[WHAT TO PRODUCE]: Below are the records. Transcribe them exactly.

[SOURCE INFORMATION]:
• • • • •

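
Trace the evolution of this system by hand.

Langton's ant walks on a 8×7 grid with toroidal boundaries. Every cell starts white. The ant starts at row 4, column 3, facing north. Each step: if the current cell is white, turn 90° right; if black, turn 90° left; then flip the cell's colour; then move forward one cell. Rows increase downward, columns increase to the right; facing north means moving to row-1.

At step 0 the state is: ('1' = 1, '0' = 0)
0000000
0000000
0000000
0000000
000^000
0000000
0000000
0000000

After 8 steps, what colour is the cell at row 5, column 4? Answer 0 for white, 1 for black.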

• • • • •

[ANSWER]:
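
Trace the evolution of this system by hand.

Langton's ant walks on a 8×7 grid with toroidal boundaries. Every cell starts white. The ant starts at row 4, column 3, facing north. Each step: if the current cell is white, turn 90° right; if black, turn 90° left; then flip the cell's colour; then move forward one cell. Rows increase downward, columns increase to the right; facing north means moving to row-1.

At step 0 the state is: ('1' = 1, '0' = 0)
0000000
0000000
0000000
0000000
000^000
0000000
0000000
0000000

After 8 steps, what colour is the cell at row 5, column 4? Answer 0 for white, 1 for black.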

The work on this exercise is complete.